REQUIREMENT.
Write out only the opening lines of the entries, through the line with "S3 at (-11.956, 33.969): range".

GIVEN DATA.
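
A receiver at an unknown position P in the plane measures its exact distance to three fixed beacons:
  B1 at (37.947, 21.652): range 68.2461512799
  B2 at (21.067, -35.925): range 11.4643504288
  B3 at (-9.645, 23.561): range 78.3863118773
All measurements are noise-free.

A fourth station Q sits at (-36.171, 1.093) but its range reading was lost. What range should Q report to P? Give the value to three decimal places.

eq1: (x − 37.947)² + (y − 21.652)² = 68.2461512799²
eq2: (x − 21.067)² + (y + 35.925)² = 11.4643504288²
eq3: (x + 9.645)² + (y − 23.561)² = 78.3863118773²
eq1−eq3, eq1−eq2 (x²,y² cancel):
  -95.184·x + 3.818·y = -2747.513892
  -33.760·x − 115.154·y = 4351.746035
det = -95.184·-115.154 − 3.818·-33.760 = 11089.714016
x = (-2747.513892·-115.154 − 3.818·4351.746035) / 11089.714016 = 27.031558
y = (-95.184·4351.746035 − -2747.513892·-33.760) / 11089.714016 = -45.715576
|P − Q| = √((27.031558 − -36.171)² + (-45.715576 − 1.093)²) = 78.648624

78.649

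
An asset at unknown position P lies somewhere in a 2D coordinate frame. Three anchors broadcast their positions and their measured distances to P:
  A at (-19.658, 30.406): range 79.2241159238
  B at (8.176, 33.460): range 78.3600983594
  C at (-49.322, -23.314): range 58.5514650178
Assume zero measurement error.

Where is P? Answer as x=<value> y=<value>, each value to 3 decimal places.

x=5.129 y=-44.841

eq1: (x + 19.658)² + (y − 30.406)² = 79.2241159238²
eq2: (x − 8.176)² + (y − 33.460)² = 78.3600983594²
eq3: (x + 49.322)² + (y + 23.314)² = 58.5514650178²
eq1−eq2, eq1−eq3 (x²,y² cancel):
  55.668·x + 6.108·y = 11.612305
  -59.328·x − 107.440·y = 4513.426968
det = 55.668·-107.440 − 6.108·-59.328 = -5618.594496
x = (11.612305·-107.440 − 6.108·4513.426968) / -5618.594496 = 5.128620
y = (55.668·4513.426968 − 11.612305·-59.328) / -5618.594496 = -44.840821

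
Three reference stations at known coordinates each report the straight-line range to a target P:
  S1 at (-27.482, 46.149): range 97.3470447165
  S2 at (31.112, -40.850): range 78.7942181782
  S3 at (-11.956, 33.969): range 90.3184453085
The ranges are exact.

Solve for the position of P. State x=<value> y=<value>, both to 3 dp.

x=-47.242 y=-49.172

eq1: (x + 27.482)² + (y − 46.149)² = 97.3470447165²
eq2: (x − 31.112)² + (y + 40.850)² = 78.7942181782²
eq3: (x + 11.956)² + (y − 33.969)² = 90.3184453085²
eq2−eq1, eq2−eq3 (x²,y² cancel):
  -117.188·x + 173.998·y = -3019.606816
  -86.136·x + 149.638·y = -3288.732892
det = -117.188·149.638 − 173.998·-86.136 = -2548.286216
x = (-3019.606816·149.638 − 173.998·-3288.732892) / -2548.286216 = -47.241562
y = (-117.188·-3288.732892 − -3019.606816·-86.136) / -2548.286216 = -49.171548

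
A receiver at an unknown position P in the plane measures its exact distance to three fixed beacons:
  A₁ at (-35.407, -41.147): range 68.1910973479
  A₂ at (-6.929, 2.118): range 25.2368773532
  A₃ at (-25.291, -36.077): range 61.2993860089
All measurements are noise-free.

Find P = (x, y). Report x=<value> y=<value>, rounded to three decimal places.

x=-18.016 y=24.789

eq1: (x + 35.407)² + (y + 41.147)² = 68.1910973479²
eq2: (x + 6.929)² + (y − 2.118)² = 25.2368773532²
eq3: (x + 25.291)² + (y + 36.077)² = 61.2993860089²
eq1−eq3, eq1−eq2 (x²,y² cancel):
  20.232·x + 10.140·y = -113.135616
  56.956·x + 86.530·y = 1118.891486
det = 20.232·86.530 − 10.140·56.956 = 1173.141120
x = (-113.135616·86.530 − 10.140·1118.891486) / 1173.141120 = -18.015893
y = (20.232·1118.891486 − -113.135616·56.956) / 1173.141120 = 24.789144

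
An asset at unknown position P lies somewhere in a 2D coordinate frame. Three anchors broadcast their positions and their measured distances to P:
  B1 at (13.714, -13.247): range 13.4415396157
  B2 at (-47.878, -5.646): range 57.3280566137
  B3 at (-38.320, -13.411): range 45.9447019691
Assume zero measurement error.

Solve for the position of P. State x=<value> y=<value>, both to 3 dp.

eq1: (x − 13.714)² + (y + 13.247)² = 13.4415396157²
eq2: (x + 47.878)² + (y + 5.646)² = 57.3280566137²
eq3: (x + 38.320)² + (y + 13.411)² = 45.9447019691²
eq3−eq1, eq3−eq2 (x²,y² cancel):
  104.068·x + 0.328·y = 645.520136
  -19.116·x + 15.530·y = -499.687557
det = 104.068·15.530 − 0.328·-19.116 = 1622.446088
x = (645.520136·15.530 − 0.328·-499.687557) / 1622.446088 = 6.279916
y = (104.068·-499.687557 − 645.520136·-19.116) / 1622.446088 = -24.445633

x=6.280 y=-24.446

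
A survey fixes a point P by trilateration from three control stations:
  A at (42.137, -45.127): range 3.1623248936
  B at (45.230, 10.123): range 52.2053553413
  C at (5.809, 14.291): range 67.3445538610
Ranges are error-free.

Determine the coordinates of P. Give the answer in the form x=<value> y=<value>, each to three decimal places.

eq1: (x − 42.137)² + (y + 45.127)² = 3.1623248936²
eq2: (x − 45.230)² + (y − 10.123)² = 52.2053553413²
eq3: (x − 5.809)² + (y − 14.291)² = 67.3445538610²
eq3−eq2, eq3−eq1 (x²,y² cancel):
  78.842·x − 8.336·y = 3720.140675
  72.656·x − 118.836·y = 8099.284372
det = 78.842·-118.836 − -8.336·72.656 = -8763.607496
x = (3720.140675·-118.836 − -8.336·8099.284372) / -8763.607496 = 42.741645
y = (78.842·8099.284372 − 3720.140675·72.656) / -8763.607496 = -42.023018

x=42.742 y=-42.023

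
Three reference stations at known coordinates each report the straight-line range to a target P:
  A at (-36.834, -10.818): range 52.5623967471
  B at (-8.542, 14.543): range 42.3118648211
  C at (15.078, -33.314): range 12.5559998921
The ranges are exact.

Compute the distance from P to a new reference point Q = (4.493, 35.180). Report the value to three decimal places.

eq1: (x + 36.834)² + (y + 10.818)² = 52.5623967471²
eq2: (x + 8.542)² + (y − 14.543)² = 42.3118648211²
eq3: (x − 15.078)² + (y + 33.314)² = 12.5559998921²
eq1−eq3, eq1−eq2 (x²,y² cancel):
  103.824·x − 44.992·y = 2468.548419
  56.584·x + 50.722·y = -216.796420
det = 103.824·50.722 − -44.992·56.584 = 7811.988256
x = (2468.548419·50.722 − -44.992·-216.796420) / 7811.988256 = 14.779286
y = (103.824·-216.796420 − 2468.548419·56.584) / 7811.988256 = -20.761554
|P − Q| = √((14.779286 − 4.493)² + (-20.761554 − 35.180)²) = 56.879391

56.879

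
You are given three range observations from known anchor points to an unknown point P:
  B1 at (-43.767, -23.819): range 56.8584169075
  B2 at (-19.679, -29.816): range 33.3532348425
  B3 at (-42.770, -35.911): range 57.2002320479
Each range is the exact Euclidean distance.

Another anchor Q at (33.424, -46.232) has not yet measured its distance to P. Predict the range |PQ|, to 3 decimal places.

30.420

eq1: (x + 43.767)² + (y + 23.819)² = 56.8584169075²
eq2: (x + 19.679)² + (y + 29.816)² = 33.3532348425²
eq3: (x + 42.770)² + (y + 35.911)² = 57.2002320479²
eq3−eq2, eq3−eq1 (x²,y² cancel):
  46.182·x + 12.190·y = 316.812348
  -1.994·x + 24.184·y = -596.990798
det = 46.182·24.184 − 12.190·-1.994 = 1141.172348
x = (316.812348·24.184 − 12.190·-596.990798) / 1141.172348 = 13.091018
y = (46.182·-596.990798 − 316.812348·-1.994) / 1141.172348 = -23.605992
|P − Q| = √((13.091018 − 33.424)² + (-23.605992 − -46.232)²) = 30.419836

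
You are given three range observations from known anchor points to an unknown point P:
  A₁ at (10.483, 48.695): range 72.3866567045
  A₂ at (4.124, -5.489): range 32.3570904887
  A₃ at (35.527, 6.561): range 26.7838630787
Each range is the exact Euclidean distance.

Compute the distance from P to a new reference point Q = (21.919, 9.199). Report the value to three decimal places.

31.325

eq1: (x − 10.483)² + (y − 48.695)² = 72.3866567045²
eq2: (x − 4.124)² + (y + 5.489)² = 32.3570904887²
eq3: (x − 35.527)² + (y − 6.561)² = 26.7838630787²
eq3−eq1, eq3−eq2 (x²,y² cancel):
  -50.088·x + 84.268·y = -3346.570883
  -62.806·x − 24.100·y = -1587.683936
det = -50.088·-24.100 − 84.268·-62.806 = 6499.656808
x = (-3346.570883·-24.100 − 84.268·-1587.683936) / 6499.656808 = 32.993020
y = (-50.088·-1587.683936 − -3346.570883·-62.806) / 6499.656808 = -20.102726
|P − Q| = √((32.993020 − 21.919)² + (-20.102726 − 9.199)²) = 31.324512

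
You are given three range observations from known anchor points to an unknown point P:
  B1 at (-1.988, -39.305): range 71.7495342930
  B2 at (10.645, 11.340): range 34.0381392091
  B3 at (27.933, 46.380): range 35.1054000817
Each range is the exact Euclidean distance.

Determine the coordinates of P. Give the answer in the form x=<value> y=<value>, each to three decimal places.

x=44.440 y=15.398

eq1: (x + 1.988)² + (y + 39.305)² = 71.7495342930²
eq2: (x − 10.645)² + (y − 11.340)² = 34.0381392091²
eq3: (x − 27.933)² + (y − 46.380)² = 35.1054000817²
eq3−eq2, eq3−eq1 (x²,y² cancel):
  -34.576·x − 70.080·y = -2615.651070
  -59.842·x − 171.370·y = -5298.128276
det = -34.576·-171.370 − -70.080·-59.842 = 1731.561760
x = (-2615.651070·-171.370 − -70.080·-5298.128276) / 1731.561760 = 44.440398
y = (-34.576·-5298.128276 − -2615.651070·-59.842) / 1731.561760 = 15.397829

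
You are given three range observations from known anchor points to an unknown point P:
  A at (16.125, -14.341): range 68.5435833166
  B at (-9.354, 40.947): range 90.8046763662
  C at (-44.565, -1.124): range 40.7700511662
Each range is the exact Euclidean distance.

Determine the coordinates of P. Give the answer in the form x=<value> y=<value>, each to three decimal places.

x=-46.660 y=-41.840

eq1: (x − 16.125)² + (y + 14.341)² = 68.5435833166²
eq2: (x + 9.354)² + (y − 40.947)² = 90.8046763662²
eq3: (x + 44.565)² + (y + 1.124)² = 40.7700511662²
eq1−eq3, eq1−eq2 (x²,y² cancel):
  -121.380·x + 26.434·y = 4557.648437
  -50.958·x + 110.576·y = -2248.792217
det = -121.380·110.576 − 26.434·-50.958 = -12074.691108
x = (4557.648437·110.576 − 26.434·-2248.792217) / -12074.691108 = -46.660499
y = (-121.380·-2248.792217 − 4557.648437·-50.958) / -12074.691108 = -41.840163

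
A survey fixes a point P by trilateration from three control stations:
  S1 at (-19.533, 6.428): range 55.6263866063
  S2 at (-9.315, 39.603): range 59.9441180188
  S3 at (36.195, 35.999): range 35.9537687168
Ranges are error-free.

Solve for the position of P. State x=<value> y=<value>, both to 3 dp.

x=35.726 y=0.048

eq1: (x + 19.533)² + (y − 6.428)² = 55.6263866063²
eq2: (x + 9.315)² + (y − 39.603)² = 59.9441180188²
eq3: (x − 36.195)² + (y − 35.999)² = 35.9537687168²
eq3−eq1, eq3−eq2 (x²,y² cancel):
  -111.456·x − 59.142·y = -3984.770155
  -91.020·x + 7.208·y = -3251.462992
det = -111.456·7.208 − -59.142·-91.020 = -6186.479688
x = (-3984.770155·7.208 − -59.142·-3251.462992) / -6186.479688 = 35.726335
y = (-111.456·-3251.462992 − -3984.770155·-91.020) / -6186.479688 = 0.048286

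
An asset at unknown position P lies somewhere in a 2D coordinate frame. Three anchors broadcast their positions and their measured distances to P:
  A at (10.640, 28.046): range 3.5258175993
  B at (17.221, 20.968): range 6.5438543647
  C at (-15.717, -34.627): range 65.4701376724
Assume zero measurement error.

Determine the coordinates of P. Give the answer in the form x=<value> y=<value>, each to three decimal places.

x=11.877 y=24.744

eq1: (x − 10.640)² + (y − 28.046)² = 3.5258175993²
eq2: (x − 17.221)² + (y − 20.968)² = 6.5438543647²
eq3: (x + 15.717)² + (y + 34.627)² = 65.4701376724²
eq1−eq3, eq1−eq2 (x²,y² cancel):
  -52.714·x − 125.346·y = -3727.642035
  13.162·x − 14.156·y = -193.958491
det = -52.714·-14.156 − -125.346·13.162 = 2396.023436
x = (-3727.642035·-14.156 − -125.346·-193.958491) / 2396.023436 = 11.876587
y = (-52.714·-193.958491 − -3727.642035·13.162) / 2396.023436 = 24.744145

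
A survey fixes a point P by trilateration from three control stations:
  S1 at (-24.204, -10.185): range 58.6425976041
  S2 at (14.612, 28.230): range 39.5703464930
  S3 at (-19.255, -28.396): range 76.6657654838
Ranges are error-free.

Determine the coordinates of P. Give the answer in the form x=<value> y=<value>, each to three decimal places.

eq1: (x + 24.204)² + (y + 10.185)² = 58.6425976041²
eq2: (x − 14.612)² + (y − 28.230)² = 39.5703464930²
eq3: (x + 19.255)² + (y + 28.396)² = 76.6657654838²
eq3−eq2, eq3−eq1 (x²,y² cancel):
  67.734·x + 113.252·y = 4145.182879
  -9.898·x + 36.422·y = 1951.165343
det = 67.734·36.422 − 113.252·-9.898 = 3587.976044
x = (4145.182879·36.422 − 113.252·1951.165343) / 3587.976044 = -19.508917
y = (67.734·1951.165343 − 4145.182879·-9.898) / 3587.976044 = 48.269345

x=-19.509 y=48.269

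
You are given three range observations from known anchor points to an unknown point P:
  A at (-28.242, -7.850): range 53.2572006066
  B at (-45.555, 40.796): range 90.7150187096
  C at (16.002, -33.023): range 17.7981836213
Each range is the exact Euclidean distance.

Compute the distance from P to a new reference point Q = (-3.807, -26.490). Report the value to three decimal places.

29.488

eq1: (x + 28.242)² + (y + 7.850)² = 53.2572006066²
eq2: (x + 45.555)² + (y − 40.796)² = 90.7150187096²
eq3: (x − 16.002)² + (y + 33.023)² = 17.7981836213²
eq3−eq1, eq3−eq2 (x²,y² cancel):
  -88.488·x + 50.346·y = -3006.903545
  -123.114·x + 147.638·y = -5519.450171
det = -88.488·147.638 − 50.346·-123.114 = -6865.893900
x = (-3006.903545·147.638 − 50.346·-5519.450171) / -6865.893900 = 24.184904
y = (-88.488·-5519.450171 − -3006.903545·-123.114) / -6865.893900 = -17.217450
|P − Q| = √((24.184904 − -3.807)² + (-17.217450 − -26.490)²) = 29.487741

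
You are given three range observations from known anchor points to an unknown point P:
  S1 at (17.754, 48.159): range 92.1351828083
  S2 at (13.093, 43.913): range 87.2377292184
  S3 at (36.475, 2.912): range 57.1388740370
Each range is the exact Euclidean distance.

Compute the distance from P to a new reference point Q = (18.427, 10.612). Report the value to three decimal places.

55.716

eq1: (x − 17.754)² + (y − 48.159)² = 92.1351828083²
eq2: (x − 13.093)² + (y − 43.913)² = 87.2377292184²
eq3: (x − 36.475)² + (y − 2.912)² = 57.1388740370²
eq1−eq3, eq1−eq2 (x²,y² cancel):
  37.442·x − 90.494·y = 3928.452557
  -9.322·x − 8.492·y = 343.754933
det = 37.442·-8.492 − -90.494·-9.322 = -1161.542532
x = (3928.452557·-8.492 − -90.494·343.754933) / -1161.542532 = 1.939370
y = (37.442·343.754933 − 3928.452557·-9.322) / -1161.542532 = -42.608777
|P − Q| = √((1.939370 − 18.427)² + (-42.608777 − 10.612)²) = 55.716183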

WRITTEN RESPONSE.
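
A receiver at an unknown position P in the plane measures its exact distance to three fixed beacons:
  B1 at (37.947, 21.652): range 68.2461512799
  B2 at (21.067, -35.925): range 11.4643504288
  B3 at (-9.645, 23.561): range 78.3863118773
All measurements are noise-free.

A fourth station Q sits at (-36.171, 1.093) but its range reading was lost. What range should Q report to P? Give the value to three decimal places.

eq1: (x − 37.947)² + (y − 21.652)² = 68.2461512799²
eq2: (x − 21.067)² + (y + 35.925)² = 11.4643504288²
eq3: (x + 9.645)² + (y − 23.561)² = 78.3863118773²
eq1−eq3, eq1−eq2 (x²,y² cancel):
  -95.184·x + 3.818·y = -2747.513892
  -33.760·x − 115.154·y = 4351.746035
det = -95.184·-115.154 − 3.818·-33.760 = 11089.714016
x = (-2747.513892·-115.154 − 3.818·4351.746035) / 11089.714016 = 27.031558
y = (-95.184·4351.746035 − -2747.513892·-33.760) / 11089.714016 = -45.715576
|P − Q| = √((27.031558 − -36.171)² + (-45.715576 − 1.093)²) = 78.648624

78.649

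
An asset at unknown position P lies somewhere in a 2D coordinate frame. Three anchors broadcast their positions and their measured distances to P:
  A at (-19.658, 30.406): range 79.2241159238
  B at (8.176, 33.460): range 78.3600983594
  C at (-49.322, -23.314): range 58.5514650178
Assume zero measurement error.

Where is P? Answer as x=<value> y=<value>, each value to 3 decimal places.

x=5.129 y=-44.841

eq1: (x + 19.658)² + (y − 30.406)² = 79.2241159238²
eq2: (x − 8.176)² + (y − 33.460)² = 78.3600983594²
eq3: (x + 49.322)² + (y + 23.314)² = 58.5514650178²
eq1−eq2, eq1−eq3 (x²,y² cancel):
  55.668·x + 6.108·y = 11.612305
  -59.328·x − 107.440·y = 4513.426968
det = 55.668·-107.440 − 6.108·-59.328 = -5618.594496
x = (11.612305·-107.440 − 6.108·4513.426968) / -5618.594496 = 5.128620
y = (55.668·4513.426968 − 11.612305·-59.328) / -5618.594496 = -44.840821

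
Three reference stations at known coordinates each report the straight-line range to a target P:
  S1 at (-27.482, 46.149): range 97.3470447165
  S2 at (31.112, -40.850): range 78.7942181782
  S3 at (-11.956, 33.969): range 90.3184453085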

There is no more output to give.